Dataset records Block Start

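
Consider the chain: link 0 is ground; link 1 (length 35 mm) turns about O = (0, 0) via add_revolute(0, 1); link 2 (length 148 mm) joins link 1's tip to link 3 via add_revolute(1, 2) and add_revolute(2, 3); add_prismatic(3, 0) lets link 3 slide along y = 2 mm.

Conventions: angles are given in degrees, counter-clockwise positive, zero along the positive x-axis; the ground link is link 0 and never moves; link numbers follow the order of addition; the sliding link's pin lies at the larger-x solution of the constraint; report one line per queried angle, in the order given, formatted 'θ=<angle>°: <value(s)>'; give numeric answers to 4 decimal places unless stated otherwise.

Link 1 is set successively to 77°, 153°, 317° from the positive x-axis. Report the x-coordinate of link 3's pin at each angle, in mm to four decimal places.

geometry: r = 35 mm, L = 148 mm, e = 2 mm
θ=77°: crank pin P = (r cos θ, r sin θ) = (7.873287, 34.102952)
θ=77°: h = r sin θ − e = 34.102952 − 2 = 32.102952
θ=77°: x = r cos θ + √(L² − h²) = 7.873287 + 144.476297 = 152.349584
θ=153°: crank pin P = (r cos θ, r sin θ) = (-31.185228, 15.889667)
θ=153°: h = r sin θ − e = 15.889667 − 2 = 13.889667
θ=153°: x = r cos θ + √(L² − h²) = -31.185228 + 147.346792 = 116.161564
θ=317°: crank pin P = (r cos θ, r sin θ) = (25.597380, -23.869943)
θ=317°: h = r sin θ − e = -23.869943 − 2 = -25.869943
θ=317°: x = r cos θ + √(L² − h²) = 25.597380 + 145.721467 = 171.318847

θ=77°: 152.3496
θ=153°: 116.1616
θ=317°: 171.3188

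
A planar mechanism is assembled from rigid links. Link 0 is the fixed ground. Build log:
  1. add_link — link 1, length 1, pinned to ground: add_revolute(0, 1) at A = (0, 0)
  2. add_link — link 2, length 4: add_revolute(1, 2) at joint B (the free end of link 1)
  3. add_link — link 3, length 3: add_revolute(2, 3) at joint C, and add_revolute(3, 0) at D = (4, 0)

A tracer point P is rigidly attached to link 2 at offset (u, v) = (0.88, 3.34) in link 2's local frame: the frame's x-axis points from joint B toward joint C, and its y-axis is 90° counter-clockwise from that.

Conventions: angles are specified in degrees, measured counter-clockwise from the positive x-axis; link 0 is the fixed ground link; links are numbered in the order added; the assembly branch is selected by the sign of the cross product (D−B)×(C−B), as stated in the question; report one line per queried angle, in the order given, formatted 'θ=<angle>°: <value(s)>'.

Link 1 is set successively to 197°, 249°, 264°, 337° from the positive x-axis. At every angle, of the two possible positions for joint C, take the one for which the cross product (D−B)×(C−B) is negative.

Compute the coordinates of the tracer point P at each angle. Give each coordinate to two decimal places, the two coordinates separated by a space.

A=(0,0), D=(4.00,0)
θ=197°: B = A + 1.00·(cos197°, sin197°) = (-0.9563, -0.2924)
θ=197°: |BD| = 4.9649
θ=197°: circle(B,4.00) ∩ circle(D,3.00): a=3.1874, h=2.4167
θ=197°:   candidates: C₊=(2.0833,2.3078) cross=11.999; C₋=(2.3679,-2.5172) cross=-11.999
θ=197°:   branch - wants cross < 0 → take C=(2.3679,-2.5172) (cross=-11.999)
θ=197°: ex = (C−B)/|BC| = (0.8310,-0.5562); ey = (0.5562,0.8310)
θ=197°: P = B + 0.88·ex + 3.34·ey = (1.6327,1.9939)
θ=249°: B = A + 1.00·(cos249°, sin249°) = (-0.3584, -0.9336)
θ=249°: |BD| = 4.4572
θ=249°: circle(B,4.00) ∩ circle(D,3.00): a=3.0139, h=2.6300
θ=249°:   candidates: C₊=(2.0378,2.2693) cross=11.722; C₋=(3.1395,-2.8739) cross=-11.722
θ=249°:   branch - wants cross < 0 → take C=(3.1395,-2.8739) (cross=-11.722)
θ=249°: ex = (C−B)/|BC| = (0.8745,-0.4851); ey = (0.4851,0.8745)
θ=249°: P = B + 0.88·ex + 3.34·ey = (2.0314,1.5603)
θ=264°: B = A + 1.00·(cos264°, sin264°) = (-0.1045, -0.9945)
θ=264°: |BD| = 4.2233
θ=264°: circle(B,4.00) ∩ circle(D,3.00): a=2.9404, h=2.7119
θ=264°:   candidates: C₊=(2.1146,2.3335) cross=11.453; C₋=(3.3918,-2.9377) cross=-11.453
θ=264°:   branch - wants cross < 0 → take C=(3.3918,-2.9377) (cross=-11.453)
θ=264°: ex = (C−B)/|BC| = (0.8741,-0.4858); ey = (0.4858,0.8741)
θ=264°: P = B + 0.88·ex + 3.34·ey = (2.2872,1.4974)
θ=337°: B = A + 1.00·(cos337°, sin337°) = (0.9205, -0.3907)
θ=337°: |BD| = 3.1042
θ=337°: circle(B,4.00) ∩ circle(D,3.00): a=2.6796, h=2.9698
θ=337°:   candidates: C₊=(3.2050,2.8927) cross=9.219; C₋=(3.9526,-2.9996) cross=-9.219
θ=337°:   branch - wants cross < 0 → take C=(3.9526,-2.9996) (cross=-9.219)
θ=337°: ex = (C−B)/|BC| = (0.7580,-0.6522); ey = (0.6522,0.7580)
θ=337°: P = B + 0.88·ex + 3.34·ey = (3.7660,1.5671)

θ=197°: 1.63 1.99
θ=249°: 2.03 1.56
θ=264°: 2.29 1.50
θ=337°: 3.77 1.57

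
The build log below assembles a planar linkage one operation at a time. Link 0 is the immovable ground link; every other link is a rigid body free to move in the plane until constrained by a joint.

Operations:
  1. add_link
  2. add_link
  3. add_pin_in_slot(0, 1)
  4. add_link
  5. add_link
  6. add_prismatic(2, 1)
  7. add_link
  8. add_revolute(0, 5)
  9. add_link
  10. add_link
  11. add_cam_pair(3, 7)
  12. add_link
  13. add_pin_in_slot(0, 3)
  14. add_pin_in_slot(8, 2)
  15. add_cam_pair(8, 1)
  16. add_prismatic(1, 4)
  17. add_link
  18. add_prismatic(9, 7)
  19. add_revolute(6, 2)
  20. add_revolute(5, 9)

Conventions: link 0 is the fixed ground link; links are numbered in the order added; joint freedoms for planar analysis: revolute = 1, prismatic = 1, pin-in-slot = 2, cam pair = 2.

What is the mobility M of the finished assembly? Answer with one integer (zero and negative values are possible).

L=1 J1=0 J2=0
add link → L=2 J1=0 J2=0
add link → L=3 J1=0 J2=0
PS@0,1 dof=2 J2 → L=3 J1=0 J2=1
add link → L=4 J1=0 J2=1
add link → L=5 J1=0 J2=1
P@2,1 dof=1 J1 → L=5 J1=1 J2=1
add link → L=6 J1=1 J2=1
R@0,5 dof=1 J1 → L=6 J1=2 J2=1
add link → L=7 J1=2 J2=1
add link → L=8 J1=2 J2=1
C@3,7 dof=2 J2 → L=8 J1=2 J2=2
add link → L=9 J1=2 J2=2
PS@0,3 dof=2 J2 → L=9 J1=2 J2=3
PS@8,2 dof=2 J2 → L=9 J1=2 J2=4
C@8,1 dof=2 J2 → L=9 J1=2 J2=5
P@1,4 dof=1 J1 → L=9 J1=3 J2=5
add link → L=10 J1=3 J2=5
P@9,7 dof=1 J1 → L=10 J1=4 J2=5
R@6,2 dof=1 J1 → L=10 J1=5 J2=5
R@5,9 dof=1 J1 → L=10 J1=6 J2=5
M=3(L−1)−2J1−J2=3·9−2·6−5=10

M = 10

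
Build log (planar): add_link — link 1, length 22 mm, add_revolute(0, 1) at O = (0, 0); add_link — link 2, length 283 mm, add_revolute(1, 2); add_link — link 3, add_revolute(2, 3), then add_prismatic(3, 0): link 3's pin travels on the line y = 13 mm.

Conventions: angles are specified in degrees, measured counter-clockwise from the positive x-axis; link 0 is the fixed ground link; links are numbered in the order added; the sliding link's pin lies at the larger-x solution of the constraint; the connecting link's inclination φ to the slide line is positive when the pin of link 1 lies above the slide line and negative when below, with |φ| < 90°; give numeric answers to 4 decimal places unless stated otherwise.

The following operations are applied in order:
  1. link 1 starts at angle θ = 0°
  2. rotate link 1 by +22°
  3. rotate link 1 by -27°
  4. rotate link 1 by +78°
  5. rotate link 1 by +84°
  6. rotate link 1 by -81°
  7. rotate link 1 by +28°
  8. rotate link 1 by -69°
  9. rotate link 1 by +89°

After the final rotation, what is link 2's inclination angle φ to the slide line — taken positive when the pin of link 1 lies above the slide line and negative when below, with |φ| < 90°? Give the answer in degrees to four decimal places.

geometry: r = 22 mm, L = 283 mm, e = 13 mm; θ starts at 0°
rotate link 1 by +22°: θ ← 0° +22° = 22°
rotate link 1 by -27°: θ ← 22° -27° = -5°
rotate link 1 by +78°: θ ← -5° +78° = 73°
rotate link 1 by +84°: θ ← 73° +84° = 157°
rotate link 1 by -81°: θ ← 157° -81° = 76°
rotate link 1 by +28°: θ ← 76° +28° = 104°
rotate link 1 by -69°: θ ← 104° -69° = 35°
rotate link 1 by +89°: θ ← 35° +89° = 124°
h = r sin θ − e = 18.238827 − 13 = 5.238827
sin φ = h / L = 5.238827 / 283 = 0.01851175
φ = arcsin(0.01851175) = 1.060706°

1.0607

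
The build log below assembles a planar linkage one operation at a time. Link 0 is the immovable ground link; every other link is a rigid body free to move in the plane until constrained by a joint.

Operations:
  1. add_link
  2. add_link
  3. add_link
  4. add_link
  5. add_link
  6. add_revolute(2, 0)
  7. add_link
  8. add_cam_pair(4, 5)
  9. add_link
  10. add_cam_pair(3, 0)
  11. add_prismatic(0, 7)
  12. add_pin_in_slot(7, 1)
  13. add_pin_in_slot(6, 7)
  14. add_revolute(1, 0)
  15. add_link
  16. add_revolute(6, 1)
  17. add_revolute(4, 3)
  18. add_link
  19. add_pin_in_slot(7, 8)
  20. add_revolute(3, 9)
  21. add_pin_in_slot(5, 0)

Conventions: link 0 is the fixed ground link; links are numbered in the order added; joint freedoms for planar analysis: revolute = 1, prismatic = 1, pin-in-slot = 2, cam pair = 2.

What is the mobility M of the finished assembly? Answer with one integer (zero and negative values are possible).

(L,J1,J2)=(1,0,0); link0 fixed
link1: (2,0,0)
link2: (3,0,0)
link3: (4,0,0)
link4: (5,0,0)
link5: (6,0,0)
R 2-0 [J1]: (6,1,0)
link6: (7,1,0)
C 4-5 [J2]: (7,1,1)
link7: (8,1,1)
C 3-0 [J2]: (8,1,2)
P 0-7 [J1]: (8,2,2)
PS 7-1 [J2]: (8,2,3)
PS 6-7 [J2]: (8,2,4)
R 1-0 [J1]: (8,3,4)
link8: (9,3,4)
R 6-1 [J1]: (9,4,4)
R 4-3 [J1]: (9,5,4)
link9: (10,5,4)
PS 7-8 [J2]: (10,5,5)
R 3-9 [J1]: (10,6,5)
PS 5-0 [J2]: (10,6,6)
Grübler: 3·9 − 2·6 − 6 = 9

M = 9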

Dataset records Block End
Dataset records Block Start

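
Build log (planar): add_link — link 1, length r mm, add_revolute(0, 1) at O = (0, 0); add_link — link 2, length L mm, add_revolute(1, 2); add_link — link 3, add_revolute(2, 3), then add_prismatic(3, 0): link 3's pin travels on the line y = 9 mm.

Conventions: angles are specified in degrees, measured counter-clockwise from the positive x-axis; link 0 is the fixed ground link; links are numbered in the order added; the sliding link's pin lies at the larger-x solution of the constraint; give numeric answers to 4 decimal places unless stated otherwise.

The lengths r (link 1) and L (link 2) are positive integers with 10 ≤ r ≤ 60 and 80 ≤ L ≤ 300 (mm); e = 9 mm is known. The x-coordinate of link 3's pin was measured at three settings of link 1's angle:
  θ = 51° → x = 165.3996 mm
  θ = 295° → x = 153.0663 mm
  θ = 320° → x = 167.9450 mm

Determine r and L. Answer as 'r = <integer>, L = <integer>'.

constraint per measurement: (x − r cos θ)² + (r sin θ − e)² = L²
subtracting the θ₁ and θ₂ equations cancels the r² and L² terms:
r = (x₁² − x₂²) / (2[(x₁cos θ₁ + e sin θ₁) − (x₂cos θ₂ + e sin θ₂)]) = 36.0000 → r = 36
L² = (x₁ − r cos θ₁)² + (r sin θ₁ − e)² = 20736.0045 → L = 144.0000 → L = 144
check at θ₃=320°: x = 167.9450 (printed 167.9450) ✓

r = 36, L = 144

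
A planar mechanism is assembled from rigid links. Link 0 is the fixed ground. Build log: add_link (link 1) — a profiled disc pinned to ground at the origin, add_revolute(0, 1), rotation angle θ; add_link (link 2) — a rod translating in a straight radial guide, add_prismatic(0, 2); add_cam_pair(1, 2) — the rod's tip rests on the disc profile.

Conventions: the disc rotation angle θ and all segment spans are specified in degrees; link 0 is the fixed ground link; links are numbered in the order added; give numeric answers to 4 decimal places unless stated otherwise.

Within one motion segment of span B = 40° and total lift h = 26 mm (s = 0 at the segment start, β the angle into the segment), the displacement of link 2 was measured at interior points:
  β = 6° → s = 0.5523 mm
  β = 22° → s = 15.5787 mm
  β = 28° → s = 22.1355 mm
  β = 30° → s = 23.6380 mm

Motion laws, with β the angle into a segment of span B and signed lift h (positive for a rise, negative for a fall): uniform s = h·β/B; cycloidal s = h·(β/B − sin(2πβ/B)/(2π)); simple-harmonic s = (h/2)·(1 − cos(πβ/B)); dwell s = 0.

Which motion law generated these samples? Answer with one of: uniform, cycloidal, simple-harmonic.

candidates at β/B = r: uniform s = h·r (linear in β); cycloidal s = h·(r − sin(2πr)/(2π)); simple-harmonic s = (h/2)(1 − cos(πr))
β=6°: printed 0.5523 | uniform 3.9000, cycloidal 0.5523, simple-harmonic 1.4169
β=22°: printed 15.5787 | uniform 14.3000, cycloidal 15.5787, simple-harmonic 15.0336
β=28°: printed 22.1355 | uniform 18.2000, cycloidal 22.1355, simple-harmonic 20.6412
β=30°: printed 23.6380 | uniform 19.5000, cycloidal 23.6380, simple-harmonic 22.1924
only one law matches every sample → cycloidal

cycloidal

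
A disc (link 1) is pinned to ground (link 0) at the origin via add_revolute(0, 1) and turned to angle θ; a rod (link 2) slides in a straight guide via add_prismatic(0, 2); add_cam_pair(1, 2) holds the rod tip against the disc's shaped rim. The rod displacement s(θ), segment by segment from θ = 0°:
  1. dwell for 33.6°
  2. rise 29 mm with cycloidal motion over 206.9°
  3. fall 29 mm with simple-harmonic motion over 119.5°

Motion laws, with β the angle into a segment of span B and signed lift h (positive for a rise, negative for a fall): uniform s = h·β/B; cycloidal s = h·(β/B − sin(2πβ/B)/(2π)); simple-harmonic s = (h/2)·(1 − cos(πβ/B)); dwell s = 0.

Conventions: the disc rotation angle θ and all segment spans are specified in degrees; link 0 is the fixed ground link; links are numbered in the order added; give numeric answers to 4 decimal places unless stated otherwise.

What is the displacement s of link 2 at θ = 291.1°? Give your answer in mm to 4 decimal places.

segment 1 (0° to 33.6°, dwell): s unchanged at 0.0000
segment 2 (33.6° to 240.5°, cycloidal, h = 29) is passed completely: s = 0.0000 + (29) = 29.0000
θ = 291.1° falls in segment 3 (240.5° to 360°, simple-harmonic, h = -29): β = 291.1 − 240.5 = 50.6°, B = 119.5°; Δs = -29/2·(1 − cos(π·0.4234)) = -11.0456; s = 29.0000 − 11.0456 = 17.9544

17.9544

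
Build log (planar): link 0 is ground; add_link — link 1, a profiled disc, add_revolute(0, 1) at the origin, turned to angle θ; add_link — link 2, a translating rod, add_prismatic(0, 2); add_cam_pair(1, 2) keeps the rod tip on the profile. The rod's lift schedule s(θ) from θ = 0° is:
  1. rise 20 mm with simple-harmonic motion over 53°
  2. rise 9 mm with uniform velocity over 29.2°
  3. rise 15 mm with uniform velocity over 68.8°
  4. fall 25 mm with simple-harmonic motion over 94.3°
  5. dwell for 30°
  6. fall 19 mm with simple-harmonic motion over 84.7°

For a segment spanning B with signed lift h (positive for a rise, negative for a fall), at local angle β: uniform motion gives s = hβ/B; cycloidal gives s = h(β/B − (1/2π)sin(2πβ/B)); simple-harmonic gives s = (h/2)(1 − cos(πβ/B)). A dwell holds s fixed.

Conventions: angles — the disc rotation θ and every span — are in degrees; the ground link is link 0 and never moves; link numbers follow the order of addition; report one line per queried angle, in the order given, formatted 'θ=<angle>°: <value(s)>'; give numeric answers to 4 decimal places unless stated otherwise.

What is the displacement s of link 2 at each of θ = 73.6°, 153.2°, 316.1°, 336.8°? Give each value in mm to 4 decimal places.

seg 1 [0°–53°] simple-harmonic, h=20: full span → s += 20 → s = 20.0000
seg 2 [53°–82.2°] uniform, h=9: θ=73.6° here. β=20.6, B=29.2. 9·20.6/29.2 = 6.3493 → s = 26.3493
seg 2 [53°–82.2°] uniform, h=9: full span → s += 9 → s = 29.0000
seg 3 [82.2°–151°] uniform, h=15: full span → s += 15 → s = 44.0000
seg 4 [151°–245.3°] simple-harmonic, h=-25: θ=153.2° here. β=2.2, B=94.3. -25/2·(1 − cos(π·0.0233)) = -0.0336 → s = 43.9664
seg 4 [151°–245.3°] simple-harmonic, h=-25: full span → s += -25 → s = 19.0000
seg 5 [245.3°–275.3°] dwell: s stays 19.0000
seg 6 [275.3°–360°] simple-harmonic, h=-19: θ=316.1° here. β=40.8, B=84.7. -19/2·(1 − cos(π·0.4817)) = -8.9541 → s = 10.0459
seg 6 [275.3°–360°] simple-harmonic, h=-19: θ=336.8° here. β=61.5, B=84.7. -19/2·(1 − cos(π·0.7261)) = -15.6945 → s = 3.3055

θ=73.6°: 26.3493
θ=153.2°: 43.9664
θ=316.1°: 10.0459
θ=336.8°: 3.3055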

Dataset records Block End
Dataset records Block Start

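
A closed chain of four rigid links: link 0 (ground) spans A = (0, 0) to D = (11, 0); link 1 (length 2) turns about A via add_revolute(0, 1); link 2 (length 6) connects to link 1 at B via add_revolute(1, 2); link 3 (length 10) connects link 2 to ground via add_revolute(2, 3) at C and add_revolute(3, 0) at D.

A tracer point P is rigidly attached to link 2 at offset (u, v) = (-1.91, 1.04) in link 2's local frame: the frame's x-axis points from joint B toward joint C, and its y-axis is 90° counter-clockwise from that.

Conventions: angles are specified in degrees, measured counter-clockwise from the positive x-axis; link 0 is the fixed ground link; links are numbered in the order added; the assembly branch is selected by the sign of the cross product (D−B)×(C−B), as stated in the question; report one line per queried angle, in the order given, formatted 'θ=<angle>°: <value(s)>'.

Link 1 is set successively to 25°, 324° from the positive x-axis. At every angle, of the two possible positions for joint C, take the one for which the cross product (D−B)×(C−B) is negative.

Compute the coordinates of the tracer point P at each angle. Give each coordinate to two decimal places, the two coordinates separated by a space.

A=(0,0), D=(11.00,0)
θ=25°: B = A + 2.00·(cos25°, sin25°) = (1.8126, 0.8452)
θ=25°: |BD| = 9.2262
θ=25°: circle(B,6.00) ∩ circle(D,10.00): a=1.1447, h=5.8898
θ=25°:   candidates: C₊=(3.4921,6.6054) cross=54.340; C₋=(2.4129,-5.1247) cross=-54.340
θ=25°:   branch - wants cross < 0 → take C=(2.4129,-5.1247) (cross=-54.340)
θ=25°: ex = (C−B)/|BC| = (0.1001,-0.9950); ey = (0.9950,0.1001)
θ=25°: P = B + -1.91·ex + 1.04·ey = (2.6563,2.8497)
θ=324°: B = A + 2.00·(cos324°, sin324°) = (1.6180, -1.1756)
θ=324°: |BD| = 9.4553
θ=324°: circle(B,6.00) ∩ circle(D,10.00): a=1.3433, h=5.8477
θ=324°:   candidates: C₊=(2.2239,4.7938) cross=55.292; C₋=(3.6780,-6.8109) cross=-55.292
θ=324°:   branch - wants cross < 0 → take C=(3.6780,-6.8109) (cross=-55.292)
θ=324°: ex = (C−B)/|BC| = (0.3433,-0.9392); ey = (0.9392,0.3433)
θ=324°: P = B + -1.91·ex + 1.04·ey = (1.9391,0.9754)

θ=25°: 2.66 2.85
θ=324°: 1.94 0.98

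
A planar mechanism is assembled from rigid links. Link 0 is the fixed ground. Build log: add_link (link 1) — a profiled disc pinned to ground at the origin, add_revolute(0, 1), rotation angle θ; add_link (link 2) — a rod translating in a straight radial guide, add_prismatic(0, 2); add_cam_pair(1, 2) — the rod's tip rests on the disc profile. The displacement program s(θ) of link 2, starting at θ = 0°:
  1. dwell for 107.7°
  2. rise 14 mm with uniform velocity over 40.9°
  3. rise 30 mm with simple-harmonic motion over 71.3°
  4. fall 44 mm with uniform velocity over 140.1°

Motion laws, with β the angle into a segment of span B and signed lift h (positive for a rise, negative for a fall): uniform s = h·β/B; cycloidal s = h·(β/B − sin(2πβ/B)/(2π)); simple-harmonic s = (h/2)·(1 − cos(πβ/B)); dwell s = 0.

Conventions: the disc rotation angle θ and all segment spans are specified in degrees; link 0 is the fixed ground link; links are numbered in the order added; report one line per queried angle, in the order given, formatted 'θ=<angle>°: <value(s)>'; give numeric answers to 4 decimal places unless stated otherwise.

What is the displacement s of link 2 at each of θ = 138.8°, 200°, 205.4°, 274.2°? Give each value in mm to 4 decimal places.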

Dataset records Block End

__What you have to do__:
Please go line by line through the records above, copying each one that holds the string "velocity".

__Solution__:
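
  2. rise 9 mm with uniform velocity over 29.2°
  3. rise 15 mm with uniform velocity over 68.8°
  2. rise 14 mm with uniform velocity over 40.9°
  4. fall 44 mm with uniform velocity over 140.1°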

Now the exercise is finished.